- TASK DIRECTIONS
Transcribe the records underneath word for word, and leave no line out.

"""

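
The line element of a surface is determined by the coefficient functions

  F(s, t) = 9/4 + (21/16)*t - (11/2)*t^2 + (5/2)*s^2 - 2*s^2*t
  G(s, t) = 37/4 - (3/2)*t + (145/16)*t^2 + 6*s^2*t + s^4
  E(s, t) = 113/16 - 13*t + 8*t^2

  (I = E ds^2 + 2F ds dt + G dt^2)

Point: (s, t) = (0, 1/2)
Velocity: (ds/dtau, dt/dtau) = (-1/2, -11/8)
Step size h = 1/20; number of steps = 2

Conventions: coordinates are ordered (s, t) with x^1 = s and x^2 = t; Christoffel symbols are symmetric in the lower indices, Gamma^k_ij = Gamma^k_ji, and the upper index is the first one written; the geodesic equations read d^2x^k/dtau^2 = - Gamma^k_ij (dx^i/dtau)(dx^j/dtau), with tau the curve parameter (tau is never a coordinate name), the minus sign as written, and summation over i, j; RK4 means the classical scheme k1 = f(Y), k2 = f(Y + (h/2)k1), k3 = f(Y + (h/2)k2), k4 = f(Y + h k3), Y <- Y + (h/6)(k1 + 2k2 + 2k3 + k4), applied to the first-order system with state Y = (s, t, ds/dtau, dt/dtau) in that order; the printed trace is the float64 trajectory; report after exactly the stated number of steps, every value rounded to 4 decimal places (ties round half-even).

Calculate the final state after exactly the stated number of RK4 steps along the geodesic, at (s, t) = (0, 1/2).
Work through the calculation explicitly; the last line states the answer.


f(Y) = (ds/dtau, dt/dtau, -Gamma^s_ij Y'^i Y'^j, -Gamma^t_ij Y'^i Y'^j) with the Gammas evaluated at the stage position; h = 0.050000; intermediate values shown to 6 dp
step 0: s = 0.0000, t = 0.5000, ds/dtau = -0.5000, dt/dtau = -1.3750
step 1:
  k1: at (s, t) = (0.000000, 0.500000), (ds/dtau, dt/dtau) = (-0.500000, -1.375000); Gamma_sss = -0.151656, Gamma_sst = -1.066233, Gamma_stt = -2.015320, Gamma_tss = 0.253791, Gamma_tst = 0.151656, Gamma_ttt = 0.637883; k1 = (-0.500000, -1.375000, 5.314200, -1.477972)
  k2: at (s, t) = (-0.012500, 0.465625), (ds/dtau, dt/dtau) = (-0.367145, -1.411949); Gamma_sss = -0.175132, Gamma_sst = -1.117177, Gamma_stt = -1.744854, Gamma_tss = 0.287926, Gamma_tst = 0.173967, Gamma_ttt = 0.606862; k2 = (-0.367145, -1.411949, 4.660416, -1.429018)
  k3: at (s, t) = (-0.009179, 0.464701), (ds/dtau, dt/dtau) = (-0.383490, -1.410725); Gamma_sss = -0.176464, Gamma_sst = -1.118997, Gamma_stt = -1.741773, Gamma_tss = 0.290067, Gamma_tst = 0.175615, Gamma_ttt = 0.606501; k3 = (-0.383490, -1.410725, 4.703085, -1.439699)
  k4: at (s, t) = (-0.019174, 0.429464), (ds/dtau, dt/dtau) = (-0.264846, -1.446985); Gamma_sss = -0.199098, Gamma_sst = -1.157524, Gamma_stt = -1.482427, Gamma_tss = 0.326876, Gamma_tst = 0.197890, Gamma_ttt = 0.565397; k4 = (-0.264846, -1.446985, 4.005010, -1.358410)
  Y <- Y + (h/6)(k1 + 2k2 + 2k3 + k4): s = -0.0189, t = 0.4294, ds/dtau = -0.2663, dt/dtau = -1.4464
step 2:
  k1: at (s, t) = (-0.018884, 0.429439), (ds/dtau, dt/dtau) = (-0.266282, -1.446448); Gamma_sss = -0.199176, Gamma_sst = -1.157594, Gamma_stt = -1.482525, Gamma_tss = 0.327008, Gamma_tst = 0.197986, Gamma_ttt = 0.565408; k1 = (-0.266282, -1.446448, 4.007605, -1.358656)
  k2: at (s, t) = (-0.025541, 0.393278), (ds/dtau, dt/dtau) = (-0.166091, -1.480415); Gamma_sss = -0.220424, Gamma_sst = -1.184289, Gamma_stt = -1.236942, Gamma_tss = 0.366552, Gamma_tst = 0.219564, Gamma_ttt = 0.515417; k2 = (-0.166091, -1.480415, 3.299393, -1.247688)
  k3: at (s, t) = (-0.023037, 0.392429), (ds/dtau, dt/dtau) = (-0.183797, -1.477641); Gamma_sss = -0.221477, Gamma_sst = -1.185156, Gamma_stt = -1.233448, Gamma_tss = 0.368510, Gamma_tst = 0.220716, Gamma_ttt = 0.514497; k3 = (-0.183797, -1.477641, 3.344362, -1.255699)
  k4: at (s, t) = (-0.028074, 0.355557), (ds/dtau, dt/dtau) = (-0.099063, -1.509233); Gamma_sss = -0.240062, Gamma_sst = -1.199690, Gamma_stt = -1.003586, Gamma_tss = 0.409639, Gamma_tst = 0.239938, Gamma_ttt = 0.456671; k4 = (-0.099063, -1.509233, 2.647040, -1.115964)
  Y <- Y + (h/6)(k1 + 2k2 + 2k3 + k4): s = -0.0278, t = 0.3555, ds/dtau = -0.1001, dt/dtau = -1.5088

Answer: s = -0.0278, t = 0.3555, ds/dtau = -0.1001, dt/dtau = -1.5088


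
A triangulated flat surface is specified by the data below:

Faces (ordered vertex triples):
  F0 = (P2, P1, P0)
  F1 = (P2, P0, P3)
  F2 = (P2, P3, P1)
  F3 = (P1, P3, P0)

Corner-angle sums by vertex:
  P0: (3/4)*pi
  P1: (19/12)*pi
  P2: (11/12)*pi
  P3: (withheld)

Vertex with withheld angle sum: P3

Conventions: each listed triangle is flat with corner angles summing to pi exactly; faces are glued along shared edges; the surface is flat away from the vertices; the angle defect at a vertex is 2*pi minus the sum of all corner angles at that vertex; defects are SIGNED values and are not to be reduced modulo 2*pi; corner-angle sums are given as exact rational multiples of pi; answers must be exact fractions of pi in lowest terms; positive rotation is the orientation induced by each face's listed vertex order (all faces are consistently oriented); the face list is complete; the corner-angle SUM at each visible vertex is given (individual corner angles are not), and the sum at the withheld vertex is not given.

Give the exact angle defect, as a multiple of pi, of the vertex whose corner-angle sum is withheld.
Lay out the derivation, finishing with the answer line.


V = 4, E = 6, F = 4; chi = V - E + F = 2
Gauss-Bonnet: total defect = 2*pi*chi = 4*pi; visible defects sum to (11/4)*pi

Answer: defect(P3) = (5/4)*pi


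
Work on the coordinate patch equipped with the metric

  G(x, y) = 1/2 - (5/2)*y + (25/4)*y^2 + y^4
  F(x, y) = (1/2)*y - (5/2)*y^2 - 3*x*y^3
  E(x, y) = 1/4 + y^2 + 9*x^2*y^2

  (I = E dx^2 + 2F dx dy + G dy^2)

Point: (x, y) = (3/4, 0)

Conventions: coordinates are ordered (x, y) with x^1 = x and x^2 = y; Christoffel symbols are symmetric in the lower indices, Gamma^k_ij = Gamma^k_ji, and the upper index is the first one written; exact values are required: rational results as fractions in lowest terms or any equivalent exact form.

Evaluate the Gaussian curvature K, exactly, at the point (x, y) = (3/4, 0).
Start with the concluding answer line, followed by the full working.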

"""

- ANSWER SECTION
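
The line element of a surface is determined by the coefficient functions

  F(s, t) = 9/4 + (21/16)*t - (11/2)*t^2 + (5/2)*s^2 - 2*s^2*t
  G(s, t) = 37/4 - (3/2)*t + (145/16)*t^2 + 6*s^2*t + s^4
  E(s, t) = 113/16 - 13*t + 8*t^2

  (I = E ds^2 + 2F ds dt + G dt^2)

Point: (s, t) = (0, 1/2)
Velocity: (ds/dtau, dt/dtau) = (-1/2, -11/8)
Step size h = 1/20; number of steps = 2

Conventions: coordinates are ordered (s, t) with x^1 = s and x^2 = t; Christoffel symbols are symmetric in the lower indices, Gamma^k_ij = Gamma^k_ji, and the upper index is the first one written; the geodesic equations read d^2x^k/dtau^2 = - Gamma^k_ij (dx^i/dtau)(dx^j/dtau), with tau the curve parameter (tau is never a coordinate name), the minus sign as written, and summation over i, j; RK4 means the classical scheme k1 = f(Y), k2 = f(Y + (h/2)k1), k3 = f(Y + (h/2)k2), k4 = f(Y + h k3), Y <- Y + (h/6)(k1 + 2k2 + 2k3 + k4), applied to the first-order system with state Y = (s, t, ds/dtau, dt/dtau) in that order; the printed trace is the float64 trajectory; report after exactly the stated number of steps, every value rounded to 4 decimal places (ties round half-even).

Calculate the final state after exactly the stated number of RK4 steps along the geodesic, at (s, t) = (0, 1/2).
Work through the calculation explicitly; the last line states the answer.


f(Y) = (ds/dtau, dt/dtau, -Gamma^s_ij Y'^i Y'^j, -Gamma^t_ij Y'^i Y'^j) with the Gammas evaluated at the stage position; h = 0.050000; intermediate values shown to 6 dp
step 0: s = 0.0000, t = 0.5000, ds/dtau = -0.5000, dt/dtau = -1.3750
step 1:
  k1: at (s, t) = (0.000000, 0.500000), (ds/dtau, dt/dtau) = (-0.500000, -1.375000); Gamma_sss = -0.151656, Gamma_sst = -1.066233, Gamma_stt = -2.015320, Gamma_tss = 0.253791, Gamma_tst = 0.151656, Gamma_ttt = 0.637883; k1 = (-0.500000, -1.375000, 5.314200, -1.477972)
  k2: at (s, t) = (-0.012500, 0.465625), (ds/dtau, dt/dtau) = (-0.367145, -1.411949); Gamma_sss = -0.175132, Gamma_sst = -1.117177, Gamma_stt = -1.744854, Gamma_tss = 0.287926, Gamma_tst = 0.173967, Gamma_ttt = 0.606862; k2 = (-0.367145, -1.411949, 4.660416, -1.429018)
  k3: at (s, t) = (-0.009179, 0.464701), (ds/dtau, dt/dtau) = (-0.383490, -1.410725); Gamma_sss = -0.176464, Gamma_sst = -1.118997, Gamma_stt = -1.741773, Gamma_tss = 0.290067, Gamma_tst = 0.175615, Gamma_ttt = 0.606501; k3 = (-0.383490, -1.410725, 4.703085, -1.439699)
  k4: at (s, t) = (-0.019174, 0.429464), (ds/dtau, dt/dtau) = (-0.264846, -1.446985); Gamma_sss = -0.199098, Gamma_sst = -1.157524, Gamma_stt = -1.482427, Gamma_tss = 0.326876, Gamma_tst = 0.197890, Gamma_ttt = 0.565397; k4 = (-0.264846, -1.446985, 4.005010, -1.358410)
  Y <- Y + (h/6)(k1 + 2k2 + 2k3 + k4): s = -0.0189, t = 0.4294, ds/dtau = -0.2663, dt/dtau = -1.4464
step 2:
  k1: at (s, t) = (-0.018884, 0.429439), (ds/dtau, dt/dtau) = (-0.266282, -1.446448); Gamma_sss = -0.199176, Gamma_sst = -1.157594, Gamma_stt = -1.482525, Gamma_tss = 0.327008, Gamma_tst = 0.197986, Gamma_ttt = 0.565408; k1 = (-0.266282, -1.446448, 4.007605, -1.358656)
  k2: at (s, t) = (-0.025541, 0.393278), (ds/dtau, dt/dtau) = (-0.166091, -1.480415); Gamma_sss = -0.220424, Gamma_sst = -1.184289, Gamma_stt = -1.236942, Gamma_tss = 0.366552, Gamma_tst = 0.219564, Gamma_ttt = 0.515417; k2 = (-0.166091, -1.480415, 3.299393, -1.247688)
  k3: at (s, t) = (-0.023037, 0.392429), (ds/dtau, dt/dtau) = (-0.183797, -1.477641); Gamma_sss = -0.221477, Gamma_sst = -1.185156, Gamma_stt = -1.233448, Gamma_tss = 0.368510, Gamma_tst = 0.220716, Gamma_ttt = 0.514497; k3 = (-0.183797, -1.477641, 3.344362, -1.255699)
  k4: at (s, t) = (-0.028074, 0.355557), (ds/dtau, dt/dtau) = (-0.099063, -1.509233); Gamma_sss = -0.240062, Gamma_sst = -1.199690, Gamma_stt = -1.003586, Gamma_tss = 0.409639, Gamma_tst = 0.239938, Gamma_ttt = 0.456671; k4 = (-0.099063, -1.509233, 2.647040, -1.115964)
  Y <- Y + (h/6)(k1 + 2k2 + 2k3 + k4): s = -0.0278, t = 0.3555, ds/dtau = -0.1001, dt/dtau = -1.5088

Answer: s = -0.0278, t = 0.3555, ds/dtau = -0.1001, dt/dtau = -1.5088


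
A triangulated flat surface is specified by the data below:

Faces (ordered vertex triples):
  F0 = (P2, P1, P0)
  F1 = (P2, P0, P3)
  F2 = (P2, P3, P1)
  F3 = (P1, P3, P0)

Corner-angle sums by vertex:
  P0: (3/4)*pi
  P1: (19/12)*pi
  P2: (11/12)*pi
  P3: (withheld)

Vertex with withheld angle sum: P3

Conventions: each listed triangle is flat with corner angles summing to pi exactly; faces are glued along shared edges; the surface is flat away from the vertices; the angle defect at a vertex is 2*pi minus the sum of all corner angles at that vertex; defects are SIGNED values and are not to be reduced modulo 2*pi; corner-angle sums are given as exact rational multiples of pi; answers must be exact fractions of pi in lowest terms; positive rotation is the orientation induced by each face's listed vertex order (all faces are consistently oriented); the face list is complete; the corner-angle SUM at each visible vertex is given (individual corner angles are not), and the sum at the withheld vertex is not given.

Give the exact angle defect, as a multiple of pi, of the vertex whose corner-angle sum is withheld.
Lay out the derivation, finishing with the answer line.


V = 4, E = 6, F = 4; chi = V - E + F = 2
Gauss-Bonnet: total defect = 2*pi*chi = 4*pi; visible defects sum to (11/4)*pi

Answer: defect(P3) = (5/4)*pi


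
Work on the coordinate patch equipped with the metric

  G(x, y) = 1/2 - (5/2)*y + (25/4)*y^2 + y^4
  F(x, y) = (1/2)*y - (5/2)*y^2 - 3*x*y^3
  E(x, y) = 1/4 + y^2 + 9*x^2*y^2

  (I = E dx^2 + 2F dx dy + G dy^2)

Point: (x, y) = (3/4, 0)

Conventions: coordinates are ordered (x, y) with x^1 = x and x^2 = y; Christoffel symbols are symmetric in the lower indices, Gamma^k_ij = Gamma^k_ji, and the upper index is the first one written; exact values are required: rational results as fractions in lowest terms or any equivalent exact form.

Evaluate the Gaussian curvature K, exactly, at the point (x, y) = (3/4, 0).
Start with the concluding answer line, followed by the full working.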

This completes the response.